Stored dataset items:

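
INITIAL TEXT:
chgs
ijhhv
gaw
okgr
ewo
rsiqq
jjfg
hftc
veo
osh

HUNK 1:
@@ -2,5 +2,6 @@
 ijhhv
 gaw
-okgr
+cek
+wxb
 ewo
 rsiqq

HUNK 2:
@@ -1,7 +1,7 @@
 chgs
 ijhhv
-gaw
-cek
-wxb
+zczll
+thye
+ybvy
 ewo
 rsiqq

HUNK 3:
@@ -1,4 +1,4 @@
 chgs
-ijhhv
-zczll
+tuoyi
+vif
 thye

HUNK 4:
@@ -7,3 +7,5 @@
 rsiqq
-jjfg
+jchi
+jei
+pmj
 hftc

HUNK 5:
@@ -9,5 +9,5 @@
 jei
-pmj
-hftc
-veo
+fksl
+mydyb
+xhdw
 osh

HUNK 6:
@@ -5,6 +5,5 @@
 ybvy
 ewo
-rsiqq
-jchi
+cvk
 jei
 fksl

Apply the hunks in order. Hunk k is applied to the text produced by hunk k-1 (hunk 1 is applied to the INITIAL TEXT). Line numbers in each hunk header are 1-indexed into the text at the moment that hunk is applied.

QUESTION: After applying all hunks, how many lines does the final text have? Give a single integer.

Hunk 1: at line 2 remove [okgr] add [cek,wxb] -> 11 lines: chgs ijhhv gaw cek wxb ewo rsiqq jjfg hftc veo osh
Hunk 2: at line 1 remove [gaw,cek,wxb] add [zczll,thye,ybvy] -> 11 lines: chgs ijhhv zczll thye ybvy ewo rsiqq jjfg hftc veo osh
Hunk 3: at line 1 remove [ijhhv,zczll] add [tuoyi,vif] -> 11 lines: chgs tuoyi vif thye ybvy ewo rsiqq jjfg hftc veo osh
Hunk 4: at line 7 remove [jjfg] add [jchi,jei,pmj] -> 13 lines: chgs tuoyi vif thye ybvy ewo rsiqq jchi jei pmj hftc veo osh
Hunk 5: at line 9 remove [pmj,hftc,veo] add [fksl,mydyb,xhdw] -> 13 lines: chgs tuoyi vif thye ybvy ewo rsiqq jchi jei fksl mydyb xhdw osh
Hunk 6: at line 5 remove [rsiqq,jchi] add [cvk] -> 12 lines: chgs tuoyi vif thye ybvy ewo cvk jei fksl mydyb xhdw osh
Final line count: 12

Answer: 12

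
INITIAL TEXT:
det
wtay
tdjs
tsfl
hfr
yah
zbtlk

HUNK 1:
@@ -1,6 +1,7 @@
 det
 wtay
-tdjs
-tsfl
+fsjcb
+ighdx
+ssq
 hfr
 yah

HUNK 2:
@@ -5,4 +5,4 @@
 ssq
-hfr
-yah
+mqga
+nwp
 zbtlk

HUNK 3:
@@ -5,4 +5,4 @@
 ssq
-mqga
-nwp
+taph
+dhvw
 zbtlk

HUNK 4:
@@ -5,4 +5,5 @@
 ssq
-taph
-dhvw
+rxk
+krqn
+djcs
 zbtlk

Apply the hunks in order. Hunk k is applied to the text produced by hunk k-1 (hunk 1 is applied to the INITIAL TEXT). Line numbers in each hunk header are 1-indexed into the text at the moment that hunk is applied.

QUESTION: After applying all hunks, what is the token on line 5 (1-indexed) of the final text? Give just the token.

Answer: ssq

Derivation:
Hunk 1: at line 1 remove [tdjs,tsfl] add [fsjcb,ighdx,ssq] -> 8 lines: det wtay fsjcb ighdx ssq hfr yah zbtlk
Hunk 2: at line 5 remove [hfr,yah] add [mqga,nwp] -> 8 lines: det wtay fsjcb ighdx ssq mqga nwp zbtlk
Hunk 3: at line 5 remove [mqga,nwp] add [taph,dhvw] -> 8 lines: det wtay fsjcb ighdx ssq taph dhvw zbtlk
Hunk 4: at line 5 remove [taph,dhvw] add [rxk,krqn,djcs] -> 9 lines: det wtay fsjcb ighdx ssq rxk krqn djcs zbtlk
Final line 5: ssq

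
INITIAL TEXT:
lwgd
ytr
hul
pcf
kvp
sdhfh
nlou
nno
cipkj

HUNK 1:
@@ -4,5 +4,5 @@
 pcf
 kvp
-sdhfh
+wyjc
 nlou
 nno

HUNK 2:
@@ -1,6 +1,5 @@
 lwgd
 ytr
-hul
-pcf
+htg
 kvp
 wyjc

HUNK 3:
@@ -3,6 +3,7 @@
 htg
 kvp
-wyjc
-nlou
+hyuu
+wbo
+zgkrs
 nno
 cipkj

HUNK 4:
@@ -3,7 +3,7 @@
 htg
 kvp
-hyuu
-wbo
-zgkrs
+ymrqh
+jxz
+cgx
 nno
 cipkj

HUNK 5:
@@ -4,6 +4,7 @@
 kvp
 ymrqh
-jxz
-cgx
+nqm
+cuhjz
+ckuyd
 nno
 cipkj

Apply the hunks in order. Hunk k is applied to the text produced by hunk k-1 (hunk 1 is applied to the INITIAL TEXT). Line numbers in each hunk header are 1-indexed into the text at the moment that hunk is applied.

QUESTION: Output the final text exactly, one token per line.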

Brief
Copy out every line of the data above, exactly as given.

Written response
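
INITIAL TEXT:
chgs
ijhhv
gaw
okgr
ewo
rsiqq
jjfg
hftc
veo
osh

HUNK 1:
@@ -2,5 +2,6 @@
 ijhhv
 gaw
-okgr
+cek
+wxb
 ewo
 rsiqq

HUNK 2:
@@ -1,7 +1,7 @@
 chgs
 ijhhv
-gaw
-cek
-wxb
+zczll
+thye
+ybvy
 ewo
 rsiqq

HUNK 3:
@@ -1,4 +1,4 @@
 chgs
-ijhhv
-zczll
+tuoyi
+vif
 thye

HUNK 4:
@@ -7,3 +7,5 @@
 rsiqq
-jjfg
+jchi
+jei
+pmj
 hftc

HUNK 5:
@@ -9,5 +9,5 @@
 jei
-pmj
-hftc
-veo
+fksl
+mydyb
+xhdw
 osh

HUNK 6:
@@ -5,6 +5,5 @@
 ybvy
 ewo
-rsiqq
-jchi
+cvk
 jei
 fksl

Apply the hunks in order. Hunk k is applied to the text produced by hunk k-1 (hunk 1 is applied to the INITIAL TEXT). Line numbers in each hunk header are 1-indexed into the text at the moment that hunk is applied.

QUESTION: After applying all hunks, how many lines does the final text have? Give a single integer.

Hunk 1: at line 2 remove [okgr] add [cek,wxb] -> 11 lines: chgs ijhhv gaw cek wxb ewo rsiqq jjfg hftc veo osh
Hunk 2: at line 1 remove [gaw,cek,wxb] add [zczll,thye,ybvy] -> 11 lines: chgs ijhhv zczll thye ybvy ewo rsiqq jjfg hftc veo osh
Hunk 3: at line 1 remove [ijhhv,zczll] add [tuoyi,vif] -> 11 lines: chgs tuoyi vif thye ybvy ewo rsiqq jjfg hftc veo osh
Hunk 4: at line 7 remove [jjfg] add [jchi,jei,pmj] -> 13 lines: chgs tuoyi vif thye ybvy ewo rsiqq jchi jei pmj hftc veo osh
Hunk 5: at line 9 remove [pmj,hftc,veo] add [fksl,mydyb,xhdw] -> 13 lines: chgs tuoyi vif thye ybvy ewo rsiqq jchi jei fksl mydyb xhdw osh
Hunk 6: at line 5 remove [rsiqq,jchi] add [cvk] -> 12 lines: chgs tuoyi vif thye ybvy ewo cvk jei fksl mydyb xhdw osh
Final line count: 12

Answer: 12

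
INITIAL TEXT:
det
wtay
tdjs
tsfl
hfr
yah
zbtlk

HUNK 1:
@@ -1,6 +1,7 @@
 det
 wtay
-tdjs
-tsfl
+fsjcb
+ighdx
+ssq
 hfr
 yah

HUNK 2:
@@ -5,4 +5,4 @@
 ssq
-hfr
-yah
+mqga
+nwp
 zbtlk

HUNK 3:
@@ -5,4 +5,4 @@
 ssq
-mqga
-nwp
+taph
+dhvw
 zbtlk

HUNK 4:
@@ -5,4 +5,5 @@
 ssq
-taph
-dhvw
+rxk
+krqn
+djcs
 zbtlk

Apply the hunks in order. Hunk k is applied to the text produced by hunk k-1 (hunk 1 is applied to the INITIAL TEXT). Line numbers in each hunk header are 1-indexed into the text at the moment that hunk is applied.

QUESTION: After applying all hunks, what is the token on line 5 (1-indexed) of the final text? Give just the token.

Answer: ssq

Derivation:
Hunk 1: at line 1 remove [tdjs,tsfl] add [fsjcb,ighdx,ssq] -> 8 lines: det wtay fsjcb ighdx ssq hfr yah zbtlk
Hunk 2: at line 5 remove [hfr,yah] add [mqga,nwp] -> 8 lines: det wtay fsjcb ighdx ssq mqga nwp zbtlk
Hunk 3: at line 5 remove [mqga,nwp] add [taph,dhvw] -> 8 lines: det wtay fsjcb ighdx ssq taph dhvw zbtlk
Hunk 4: at line 5 remove [taph,dhvw] add [rxk,krqn,djcs] -> 9 lines: det wtay fsjcb ighdx ssq rxk krqn djcs zbtlk
Final line 5: ssq

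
INITIAL TEXT:
lwgd
ytr
hul
pcf
kvp
sdhfh
nlou
nno
cipkj

HUNK 1:
@@ -4,5 +4,5 @@
 pcf
 kvp
-sdhfh
+wyjc
 nlou
 nno

HUNK 2:
@@ -1,6 +1,5 @@
 lwgd
 ytr
-hul
-pcf
+htg
 kvp
 wyjc

HUNK 3:
@@ -3,6 +3,7 @@
 htg
 kvp
-wyjc
-nlou
+hyuu
+wbo
+zgkrs
 nno
 cipkj

HUNK 4:
@@ -3,7 +3,7 @@
 htg
 kvp
-hyuu
-wbo
-zgkrs
+ymrqh
+jxz
+cgx
 nno
 cipkj

HUNK 5:
@@ -4,6 +4,7 @@
 kvp
 ymrqh
-jxz
-cgx
+nqm
+cuhjz
+ckuyd
 nno
 cipkj

Apply the hunks in order. Hunk k is applied to the text produced by hunk k-1 (hunk 1 is applied to the INITIAL TEXT). Line numbers in each hunk header are 1-indexed into the text at the moment that hunk is applied.

QUESTION: Output the final text exactly, one token per line.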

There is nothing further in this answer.